Segment Start: Data for analysis

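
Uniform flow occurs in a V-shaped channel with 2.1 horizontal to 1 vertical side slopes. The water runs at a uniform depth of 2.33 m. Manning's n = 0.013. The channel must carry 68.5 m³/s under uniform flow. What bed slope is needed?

For a triangular section with side slope z = 2.1: A = zy² = 2.1×2.33² = 11.4 m²; P = 2y√(1+z²) = 2×2.33×2.326 = 10.84 m.
Hydraulic radius R = A/P = 11.4/10.84 = 1.052 m.
From Manning's equation, S = [nQ / (1 A R^(2/3))]² = [0.013 × 68.5 / (1 × 11.4 × 1.052^(2/3))]² = 0.0057.

S = 0.0057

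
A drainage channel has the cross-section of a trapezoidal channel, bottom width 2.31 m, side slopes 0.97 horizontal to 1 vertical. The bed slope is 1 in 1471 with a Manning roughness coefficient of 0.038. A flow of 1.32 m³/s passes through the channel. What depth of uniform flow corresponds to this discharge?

Manning's equation rearranged: A R^(2/3) = nQ / (1·√S) = 0.038 × 1.32 / (√0.0006798) = 1.924.
Trying y = 0.972 m: A R^(2/3) = 2.324 — too large.
Trying y = 0.63 m: A R^(2/3) = 1.085 — too small.
Trying y = 0.874 m: A R^(2/3) = 1.923 — ≈ 1.924.

y_n = 0.874 m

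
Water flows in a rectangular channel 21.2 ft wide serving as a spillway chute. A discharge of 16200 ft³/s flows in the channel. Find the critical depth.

y_c = 26.3 ft

For a rectangular channel, critical depth y_c = (q²/g)^(1/3) where q = Q/b = 16200/21.2 = 764.2 ft²/s.
So y_c = (764.2²/32.2)^(1/3) = 26.3 ft.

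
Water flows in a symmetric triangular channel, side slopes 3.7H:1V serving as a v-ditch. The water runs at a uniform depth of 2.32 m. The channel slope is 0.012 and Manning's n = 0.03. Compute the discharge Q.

For a triangular section with side slope z = 3.7: A = zy² = 3.7×2.32² = 19.91 m²; P = 2y√(1+z²) = 2×2.32×3.833 = 17.78 m.
Hydraulic radius R = A/P = 19.91/17.78 = 1.12 m.
Manning's equation: Q = (1/n) A R^(2/3) S^(1/2) = (1/0.03) × 19.91 × 1.12^(2/3) × 0.012^(1/2) = 78.4 m³/s.

Q = 78.4 m³/s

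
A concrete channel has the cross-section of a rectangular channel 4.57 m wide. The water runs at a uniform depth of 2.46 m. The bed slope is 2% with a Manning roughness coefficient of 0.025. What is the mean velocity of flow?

V = 6.33 m/s

Flow area A = b·y = 4.57 × 2.46 = 11.24 m². Wetted perimeter P = b + 2y = 4.57 + 2×2.46 = 9.49 m.
Hydraulic radius R = A/P = 11.24/9.49 = 1.185 m.
From Manning's equation, V = (1/n) R^(2/3) S^(1/2) = (1/0.025) × 1.185^(2/3) × 0.02^(1/2) = 6.33 m/s.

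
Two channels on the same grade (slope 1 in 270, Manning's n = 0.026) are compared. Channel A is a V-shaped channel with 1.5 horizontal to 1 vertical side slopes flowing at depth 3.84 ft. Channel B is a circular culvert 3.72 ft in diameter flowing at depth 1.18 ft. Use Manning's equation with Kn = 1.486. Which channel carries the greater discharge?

channel A

Channel A: For a triangular section with side slope z = 1.5: A = zy² = 1.5×3.84² = 22.12 ft²; P = 2y√(1+z²) = 2×3.84×1.803 = 13.85 ft. Hydraulic radius R = A/P = 22.12/13.85 = 1.598 ft. Q_A = (1.486/0.026)·22.12·1.598^(2/3)·√0.003704 = 105.1 ft³/s.
Channel B: For a circular section of diameter D = 3.72 ft at depth y = 1.18 ft, the central angle is θ = 2 arccos(1 − 2y/D) = 2.393 rad. Then A = (D²/8)(θ − sin θ) = 2.962 ft² and P = Dθ/2 = 4.451 ft. Hydraulic radius R = A/P = 2.962/4.451 = 0.6655 ft. Q_B = (1.486/0.026)·2.962·0.6655^(2/3)·√0.003704 = 7.854 ft³/s.
Q_A = 105.1 ft³/s vs Q_B = 7.854 ft³/s, so channel A carries more.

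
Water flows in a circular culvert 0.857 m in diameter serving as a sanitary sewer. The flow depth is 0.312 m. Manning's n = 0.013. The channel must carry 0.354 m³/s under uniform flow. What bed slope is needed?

S = 0.00619

For a circular section of diameter D = 0.857 m at depth y = 0.312 m, the central angle is θ = 2 arccos(1 − 2y/D) = 2.591 rad. Then A = (D²/8)(θ − sin θ) = 0.1898 m² and P = Dθ/2 = 1.11 m.
Hydraulic radius R = A/P = 0.1898/1.11 = 0.171 m.
From Manning's equation, S = [nQ / (1 A R^(2/3))]² = [0.013 × 0.354 / (1 × 0.1898 × 0.171^(2/3))]² = 0.00619.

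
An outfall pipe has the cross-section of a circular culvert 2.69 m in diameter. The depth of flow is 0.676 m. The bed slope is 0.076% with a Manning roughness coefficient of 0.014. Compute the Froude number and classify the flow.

subcritical

For a circular section of diameter D = 2.69 m at depth y = 0.676 m, the central angle is θ = 2 arccos(1 − 2y/D) = 2.1 rad. Then A = (D²/8)(θ − sin θ) = 1.119 m² and P = Dθ/2 = 2.825 m.
Hydraulic radius R = A/P = 1.119/2.825 = 0.3962 m.
V = (1/n) R^(2/3) √S = (1/0.014) × 0.3962^(2/3) × √0.00076 = 1.062 m/s. Hydraulic depth D_h = A/T = 1.119/2.334 = 0.4796 m.
Froude number Fr = V/√(g·D_h) = 1.062/√(9.81×0.4796) = 0.49, which is less than 1, so the flow is subcritical.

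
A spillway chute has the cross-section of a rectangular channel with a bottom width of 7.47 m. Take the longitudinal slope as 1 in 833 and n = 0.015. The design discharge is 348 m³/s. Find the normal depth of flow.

y_n = 10.3 m

Manning's equation rearranged: A R^(2/3) = nQ / (1·√S) = 0.015 × 348 / (√0.0012) = 150.7.
At y = 12.3 m: A R^(2/3) = 185.3 — over.
At y = 10.3 m: A R^(2/3) = 150.7 — matches.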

Segment End: Data for analysis

Description of the task: Please write out, exactly as they appear, the line that contains "An outfall pipe" and every line after it up to the end of the entries above, and no others.

Exercise answer:
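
An outfall pipe has the cross-section of a circular culvert 2.69 m in diameter. The depth of flow is 0.676 m. The bed slope is 0.076% with a Manning roughness coefficient of 0.014. Compute the Froude number and classify the flow.

subcritical

For a circular section of diameter D = 2.69 m at depth y = 0.676 m, the central angle is θ = 2 arccos(1 − 2y/D) = 2.1 rad. Then A = (D²/8)(θ − sin θ) = 1.119 m² and P = Dθ/2 = 2.825 m.
Hydraulic radius R = A/P = 1.119/2.825 = 0.3962 m.
V = (1/n) R^(2/3) √S = (1/0.014) × 0.3962^(2/3) × √0.00076 = 1.062 m/s. Hydraulic depth D_h = A/T = 1.119/2.334 = 0.4796 m.
Froude number Fr = V/√(g·D_h) = 1.062/√(9.81×0.4796) = 0.49, which is less than 1, so the flow is subcritical.

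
A spillway chute has the cross-section of a rectangular channel with a bottom width of 7.47 m. Take the longitudinal slope as 1 in 833 and n = 0.015. The design discharge is 348 m³/s. Find the normal depth of flow.

y_n = 10.3 m

Manning's equation rearranged: A R^(2/3) = nQ / (1·√S) = 0.015 × 348 / (√0.0012) = 150.7.
At y = 12.3 m: A R^(2/3) = 185.3 — over.
At y = 10.3 m: A R^(2/3) = 150.7 — matches.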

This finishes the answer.